Data extract Start Marker

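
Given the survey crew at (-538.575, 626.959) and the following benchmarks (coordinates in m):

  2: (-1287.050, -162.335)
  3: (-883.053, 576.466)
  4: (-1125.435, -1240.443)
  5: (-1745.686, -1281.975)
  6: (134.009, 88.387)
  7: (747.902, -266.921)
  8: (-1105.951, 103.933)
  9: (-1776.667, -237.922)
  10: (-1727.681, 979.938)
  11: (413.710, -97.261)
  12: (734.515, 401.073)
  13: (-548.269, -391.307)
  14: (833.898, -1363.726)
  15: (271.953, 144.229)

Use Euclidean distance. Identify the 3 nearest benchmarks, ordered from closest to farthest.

Distances from (-538.575, 626.959):
2: √((-748.475)² + (-789.294)²) = √(560214.82562 + 622985.01844) = 1087.750 m
3: √((-344.478)² + (-50.493)²) = √(118665.09248 + 2549.54305) = 348.159 m
4: √((-586.860)² + (-1867.402)²) = √(344404.65960 + 3487190.22960) = 1957.446 m
5: √((-1207.111)² + (-1908.934)²) = √(1457116.96632 + 3644029.01636) = 2258.572 m
6: √((672.584)² + (-538.572)²) = √(452369.23706 + 290059.79918) = 861.643 m
7: √((1286.477)² + (-893.880)²) = √(1655023.07153 + 799021.45440) = 1566.539 m
8: √((-567.376)² + (-523.026)²) = √(321915.52538 + 273556.19668) = 771.668 m
9: √((-1238.092)² + (-864.881)²) = √(1532871.80046 + 748019.14416) = 1510.262 m
10: √((-1189.106)² + (352.979)²) = √(1413973.07924 + 124594.17444) = 1240.390 m
11: √((952.285)² + (-724.220)²) = √(906846.72123 + 524494.60840) = 1196.387 m
12: √((1273.090)² + (-225.886)²) = √(1620758.14810 + 51024.48500) = 1292.974 m
13: √((-9.694)² + (-1018.266)²) = √(93.97364 + 1036865.64676) = 1018.312 m
14: √((1372.473)² + (-1990.685)²) = √(1883682.13573 + 3962826.76922) = 2417.956 m
15: √((810.528)² + (-482.730)²) = √(656955.63878 + 233028.25290) = 943.390 m
Sorted: 3 (348.159 m) < 8 (771.668 m) < 6 (861.643 m) < 15 (943.390 m) < 13 (1018.312 m) < …

3, 8, 6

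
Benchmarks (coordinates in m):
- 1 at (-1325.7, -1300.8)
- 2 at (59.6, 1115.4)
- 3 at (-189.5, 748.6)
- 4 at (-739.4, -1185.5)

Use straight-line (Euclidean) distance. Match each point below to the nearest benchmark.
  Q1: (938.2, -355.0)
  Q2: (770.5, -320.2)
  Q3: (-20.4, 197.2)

Q1 at (938.2, -355.0):
  1: √((-2263.9)² + (-945.8)²) = √(5125243.210 + 894537.640) = 2453.5 m
  2: √((-878.6)² + (1470.4)²) = √(771937.960 + 2162076.160) = 1712.9 m
  3: √((-1127.7)² + (1103.6)²) = √(1271707.290 + 1217932.960) = 1577.9 m
  4: √((-1677.6)² + (-830.5)²) = √(2814341.760 + 689730.250) = 1871.9 m
  → nearest: 3 (1577.9 m)
Q2 at (770.5, -320.2):
  1: √((-2096.2)² + (-980.6)²) = √(4394054.440 + 961576.360) = 2314.2 m
  2: √((-710.9)² + (1435.6)²) = √(505378.810 + 2060947.360) = 1602.0 m
  3: √((-960.0)² + (1068.8)²) = √(921600.000 + 1142333.440) = 1436.6 m
  4: √((-1509.9)² + (-865.3)²) = √(2279798.010 + 748744.090) = 1740.3 m
  → nearest: 3 (1436.6 m)
Q3 at (-20.4, 197.2):
  1: √((-1305.3)² + (-1498.0)²) = √(1703808.090 + 2244004.000) = 1986.9 m
  2: √((80.0)² + (918.2)²) = √(6400.000 + 843091.240) = 921.7 m
  3: √((-169.1)² + (551.4)²) = √(28594.810 + 304041.960) = 576.7 m
  4: √((-719.0)² + (-1382.7)²) = √(516961.000 + 1911859.290) = 1558.5 m
  → nearest: 3 (576.7 m)

Q1→3; Q2→3; Q3→3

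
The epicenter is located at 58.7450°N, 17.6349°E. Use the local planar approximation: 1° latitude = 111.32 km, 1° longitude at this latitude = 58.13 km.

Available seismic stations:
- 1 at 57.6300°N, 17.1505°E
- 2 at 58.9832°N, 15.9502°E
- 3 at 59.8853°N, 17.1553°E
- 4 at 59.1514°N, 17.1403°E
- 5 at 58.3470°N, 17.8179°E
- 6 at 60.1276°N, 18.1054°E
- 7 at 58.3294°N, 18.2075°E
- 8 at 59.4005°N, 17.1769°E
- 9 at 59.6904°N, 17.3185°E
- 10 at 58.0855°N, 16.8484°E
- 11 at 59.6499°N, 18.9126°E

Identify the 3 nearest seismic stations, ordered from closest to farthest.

5, 4, 7

Distances from 58.7450°N, 17.6349°E:
1: √((-1.1150·111.32)² + (-0.4844·58.13)²) = √(15406.221235 + 792.882650) = 127.2757 km
2: √((0.2382·111.32)² + (-1.6847·58.13)²) = √(703.120742 + 9590.600433) = 101.4580 km
3: √((1.1403·111.32)² + (-0.4796·58.13)²) = √(16113.305604 + 777.246893) = 129.9637 km
4: √((0.4064·111.32)² + (-0.4946·58.13)²) = √(2046.698135 + 826.625636) = 53.6034 km
5: √((-0.3980·111.32)² + (0.1830·58.13)²) = √(1962.964925 + 113.162576) = 45.5645 km
6: √((1.3826·111.32)² + (0.4705·58.13)²) = √(23688.605771 + 748.031526) = 156.3222 km
7: √((-0.4156·111.32)² + (0.5726·58.13)²) = √(2140.412473 + 1107.907069) = 56.9940 km
8: √((0.6555·111.32)² + (-0.4580·58.13)²) = √(5324.658844 + 708.812882) = 77.6754 km
9: √((0.9454·111.32)² + (-0.3164·58.13)²) = √(11075.863409 + 338.277876) = 106.8370 km
10: √((-0.6595·111.32)² + (-0.7865·58.13)²) = √(5389.841513 + 2090.249363) = 86.4875 km
11: √((0.9049·111.32)² + (1.2777·58.13)²) = √(10147.231575 + 5516.434114) = 125.1546 km
Sorted: 5 (45.5645 km) < 4 (53.6034 km) < 7 (56.9940 km) < 8 (77.6754 km) < 10 (86.4875 km) < …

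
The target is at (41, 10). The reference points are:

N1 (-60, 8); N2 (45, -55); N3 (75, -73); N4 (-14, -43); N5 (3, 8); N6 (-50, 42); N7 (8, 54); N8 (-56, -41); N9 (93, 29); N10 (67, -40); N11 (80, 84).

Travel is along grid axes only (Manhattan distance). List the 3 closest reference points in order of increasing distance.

Distances from (41, 10):
N1: 103
N2: 69
N3: 117
N4: 108
N5: 40
N6: 123
N7: 77
N8: 148
N9: 71
N10: 76
N11: 113
Sorted: N5 (40) < N2 (69) < N9 (71) < N10 (76) < N7 (77) < …

N5, N2, N9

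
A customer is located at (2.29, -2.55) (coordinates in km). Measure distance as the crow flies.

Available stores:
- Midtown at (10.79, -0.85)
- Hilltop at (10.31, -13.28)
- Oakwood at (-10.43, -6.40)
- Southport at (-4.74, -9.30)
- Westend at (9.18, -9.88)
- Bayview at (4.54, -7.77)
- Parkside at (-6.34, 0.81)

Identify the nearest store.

Bayview

Distances from (2.29, -2.55):
Midtown: 8.67 km
Hilltop: 13.40 km
Oakwood: 13.29 km
Southport: 9.75 km
Westend: 10.06 km
Bayview: 5.68 km
Parkside: 9.26 km
Minimum: Bayview at 5.68 km.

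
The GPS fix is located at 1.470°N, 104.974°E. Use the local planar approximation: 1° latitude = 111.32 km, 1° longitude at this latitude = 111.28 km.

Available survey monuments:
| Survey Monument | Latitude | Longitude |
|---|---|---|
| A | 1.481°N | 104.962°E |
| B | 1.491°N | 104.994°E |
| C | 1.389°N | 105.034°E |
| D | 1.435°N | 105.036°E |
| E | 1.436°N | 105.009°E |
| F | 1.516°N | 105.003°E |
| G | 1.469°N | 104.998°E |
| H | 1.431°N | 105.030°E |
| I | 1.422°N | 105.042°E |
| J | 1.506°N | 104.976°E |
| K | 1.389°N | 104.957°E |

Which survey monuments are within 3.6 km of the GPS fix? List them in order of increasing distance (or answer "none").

Distances from 1.470°N, 104.974°E:
A: √((0.011·111.32)² + (-0.012·111.28)²) = √(1.49945 + 1.78319) = 1.812 km
B: √((0.021·111.32)² + (0.020·111.28)²) = √(5.46493 + 4.95330) = 3.228 km
C: √((-0.081·111.32)² + (0.060·111.28)²) = √(81.30485 + 44.57966) = 11.220 km
D: √((-0.035·111.32)² + (0.062·111.28)²) = √(15.18037 + 47.60117) = 7.923 km
E: √((-0.034·111.32)² + (0.035·111.28)²) = √(14.32532 + 15.16947) = 5.431 km
F: √((0.046·111.32)² + (0.029·111.28)²) = √(26.22177 + 10.41430) = 6.053 km
G: √((-0.001·111.32)² + (0.024·111.28)²) = √(0.01239 + 7.13275) = 2.673 km
H: √((-0.039·111.32)² + (0.056·111.28)²) = √(18.84845 + 38.83384) = 7.595 km
I: √((-0.048·111.32)² + (0.068·111.28)²) = √(28.55150 + 57.26009) = 9.263 km
J: √((0.036·111.32)² + (0.002·111.28)²) = √(16.06022 + 0.04953) = 4.014 km
K: √((-0.081·111.32)² + (-0.017·111.28)²) = √(81.30485 + 3.57876) = 9.213 km
Threshold 3.6 km: A (1.812 km), G (2.673 km), B (3.228 km) are within range.

A, G, B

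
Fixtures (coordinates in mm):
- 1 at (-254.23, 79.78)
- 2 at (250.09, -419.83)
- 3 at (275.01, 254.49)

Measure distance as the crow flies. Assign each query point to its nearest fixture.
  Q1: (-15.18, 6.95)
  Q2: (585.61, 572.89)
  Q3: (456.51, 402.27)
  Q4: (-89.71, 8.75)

Q1 at (-15.18, 6.95):
  1: √((-239.05)² + (72.83)²) = √(57144.9025 + 5304.2089) = 249.90 mm
  2: √((265.27)² + (-426.78)²) = √(70368.1729 + 182141.1684) = 502.50 mm
  3: √((290.19)² + (247.54)²) = √(84210.2361 + 61276.0516) = 381.43 mm
  → nearest: 1 (249.90 mm)
Q2 at (585.61, 572.89):
  1: √((-839.84)² + (-493.11)²) = √(705331.2256 + 243157.4721) = 973.90 mm
  2: √((-335.52)² + (-992.72)²) = √(112573.6704 + 985492.9984) = 1047.89 mm
  3: √((-310.60)² + (-318.40)²) = √(96472.3600 + 101378.5600) = 444.80 mm
  → nearest: 3 (444.80 mm)
Q3 at (456.51, 402.27):
  1: √((-710.74)² + (-322.49)²) = √(505151.3476 + 103999.8001) = 780.48 mm
  2: √((-206.42)² + (-822.10)²) = √(42609.2164 + 675848.4100) = 847.62 mm
  3: √((-181.50)² + (-147.78)²) = √(32942.2500 + 21838.9284) = 234.05 mm
  → nearest: 3 (234.05 mm)
Q4 at (-89.71, 8.75):
  1: √((-164.52)² + (71.03)²) = √(27066.8304 + 5045.2609) = 179.20 mm
  2: √((339.80)² + (-428.58)²) = √(115464.0400 + 183680.8164) = 546.94 mm
  3: √((364.72)² + (245.74)²) = √(133020.6784 + 60388.1476) = 439.78 mm
  → nearest: 1 (179.20 mm)

Q1→1; Q2→3; Q3→3; Q4→1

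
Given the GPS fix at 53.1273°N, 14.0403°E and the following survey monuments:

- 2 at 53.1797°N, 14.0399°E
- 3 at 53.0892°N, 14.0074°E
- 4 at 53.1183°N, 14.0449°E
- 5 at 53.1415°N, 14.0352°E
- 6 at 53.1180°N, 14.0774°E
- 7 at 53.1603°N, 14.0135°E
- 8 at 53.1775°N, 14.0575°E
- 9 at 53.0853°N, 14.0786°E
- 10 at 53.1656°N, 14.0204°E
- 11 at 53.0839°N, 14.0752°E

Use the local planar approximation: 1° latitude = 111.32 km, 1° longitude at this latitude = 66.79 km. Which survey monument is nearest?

Distances from 53.1273°N, 14.0403°E:
2: √((0.0524·111.32)² + (-0.0004·66.79)²) = √(34.025849 + 0.000714) = 5.8332 km
3: √((-0.0381·111.32)² + (-0.0329·66.79)²) = √(17.988558 + 4.828527) = 4.7767 km
4: √((-0.0090·111.32)² + (0.0046·66.79)²) = √(1.003764 + 0.094393) = 1.0479 km
5: √((0.0142·111.32)² + (-0.0051·66.79)²) = √(2.498752 + 0.116028) = 1.6170 km
6: √((-0.0093·111.32)² + (0.0371·66.79)²) = √(1.071796 + 6.140033) = 2.6855 km
7: √((0.0330·111.32)² + (-0.0268·66.79)²) = √(13.495043 + 3.204000) = 4.0864 km
8: √((0.0502·111.32)² + (0.0172·66.79)²) = √(31.228695 + 1.319714) = 5.7051 km
9: √((-0.0420·111.32)² + (0.0383·66.79)²) = √(21.859739 + 6.543656) = 5.3295 km
10: √((0.0383·111.32)² + (-0.0199·66.79)²) = √(18.177910 + 1.766563) = 4.4659 km
11: √((-0.0434·111.32)² + (0.0349·66.79)²) = √(23.341344 + 5.433426) = 5.3642 km
Minimum: 4 at 1.0479 km.

4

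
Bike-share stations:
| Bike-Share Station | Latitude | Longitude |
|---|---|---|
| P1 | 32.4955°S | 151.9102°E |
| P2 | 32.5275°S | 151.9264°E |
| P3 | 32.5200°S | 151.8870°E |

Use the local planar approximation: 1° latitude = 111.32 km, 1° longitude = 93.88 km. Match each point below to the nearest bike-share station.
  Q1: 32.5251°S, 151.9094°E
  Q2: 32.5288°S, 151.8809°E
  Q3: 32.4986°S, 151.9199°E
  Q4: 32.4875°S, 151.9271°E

Q1→P2; Q2→P3; Q3→P1; Q4→P1

Q1 at 32.5251°S, 151.9094°E:
  P1: √((0.0296·111.32)² + (0.0008·93.88)²) = √(10.857499 + 0.005641) = 3.2959 km
  P2: √((-0.0024·111.32)² + (0.0170·93.88)²) = √(0.071379 + 2.547088) = 1.6182 km
  P3: √((0.0051·111.32)² + (-0.0224·93.88)²) = √(0.322320 + 4.422239) = 2.1782 km
  → nearest: P2 (1.6182 km)
Q2 at 32.5288°S, 151.8809°E:
  P1: √((0.0333·111.32)² + (0.0293·93.88)²) = √(13.741523 + 7.566262) = 4.6160 km
  P2: √((0.0013·111.32)² + (0.0455·93.88)²) = √(0.020943 + 18.246054) = 4.2740 km
  P3: √((0.0088·111.32)² + (0.0061·93.88)²) = √(0.959648 + 0.327949) = 1.1347 km
  → nearest: P3 (1.1347 km)
Q3 at 32.4986°S, 151.9199°E:
  P1: √((0.0031·111.32)² + (-0.0097·93.88)²) = √(0.119088 + 0.829258) = 0.9738 km
  P2: √((-0.0289·111.32)² + (0.0065·93.88)²) = √(10.350041 + 0.372368) = 3.2745 km
  P3: √((-0.0214·111.32)² + (-0.0329·93.88)²) = √(5.675106 + 9.539771) = 3.9006 km
  → nearest: P1 (0.9738 km)
Q4 at 32.4875°S, 151.9271°E:
  P1: √((-0.0080·111.32)² + (-0.0169·93.88)²) = √(0.793097 + 2.517211) = 1.8194 km
  P2: √((-0.0400·111.32)² + (-0.0007·93.88)²) = √(19.827428 + 0.004319) = 4.4533 km
  P3: √((-0.0325·111.32)² + (-0.0401·93.88)²) = √(13.089200 + 14.172123) = 5.2212 km
  → nearest: P1 (1.8194 km)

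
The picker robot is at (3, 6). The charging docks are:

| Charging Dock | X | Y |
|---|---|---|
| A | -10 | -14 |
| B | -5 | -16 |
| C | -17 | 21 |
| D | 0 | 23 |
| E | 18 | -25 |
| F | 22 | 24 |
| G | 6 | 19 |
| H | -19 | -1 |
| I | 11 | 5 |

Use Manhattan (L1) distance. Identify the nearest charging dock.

I

Distances from (3, 6):
A: |-13| + |-20| = 13 + 20 = 33
B: |-8| + |-22| = 8 + 22 = 30
C: |-20| + |15| = 20 + 15 = 35
D: |-3| + |17| = 3 + 17 = 20
E: |15| + |-31| = 15 + 31 = 46
F: |19| + |18| = 19 + 18 = 37
G: |3| + |13| = 3 + 13 = 16
H: |-22| + |-7| = 22 + 7 = 29
I: |8| + |-1| = 8 + 1 = 9
Minimum: I at 9.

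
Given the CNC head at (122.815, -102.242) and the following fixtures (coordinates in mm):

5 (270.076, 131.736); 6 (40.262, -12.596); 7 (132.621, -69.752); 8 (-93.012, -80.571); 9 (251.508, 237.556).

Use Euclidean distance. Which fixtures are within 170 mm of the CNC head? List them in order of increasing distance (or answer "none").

Distances from (122.815, -102.242):
5: √((147.261)² + (233.978)²) = √(21685.80212 + 54745.70448) = 276.462 mm
6: √((-82.553)² + (89.646)²) = √(6814.99781 + 8036.40532) = 121.866 mm
7: √((9.806)² + (32.490)²) = √(96.15764 + 1055.60010) = 33.938 mm
8: √((-215.827)² + (21.671)²) = √(46581.29393 + 469.63224) = 216.912 mm
9: √((128.693)² + (339.798)²) = √(16561.88825 + 115462.68080) = 363.352 mm
Threshold 170 mm: 7 (33.938 mm), 6 (121.866 mm) are within range.

7, 6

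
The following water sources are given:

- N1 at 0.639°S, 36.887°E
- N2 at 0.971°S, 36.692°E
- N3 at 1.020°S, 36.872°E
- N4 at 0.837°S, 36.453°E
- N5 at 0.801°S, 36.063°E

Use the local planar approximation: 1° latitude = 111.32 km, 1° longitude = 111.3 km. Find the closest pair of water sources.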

Data extract End Marker

Exercise details:
Every line above from the line with "1.436°N | 105.009°E |" to the line with "1.389°N | 104.957°E |", inclusive, must be returned exactly; no other line belongs in the reply.

Result below:
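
| E | 1.436°N | 105.009°E |
| F | 1.516°N | 105.003°E |
| G | 1.469°N | 104.998°E |
| H | 1.431°N | 105.030°E |
| I | 1.422°N | 105.042°E |
| J | 1.506°N | 104.976°E |
| K | 1.389°N | 104.957°E |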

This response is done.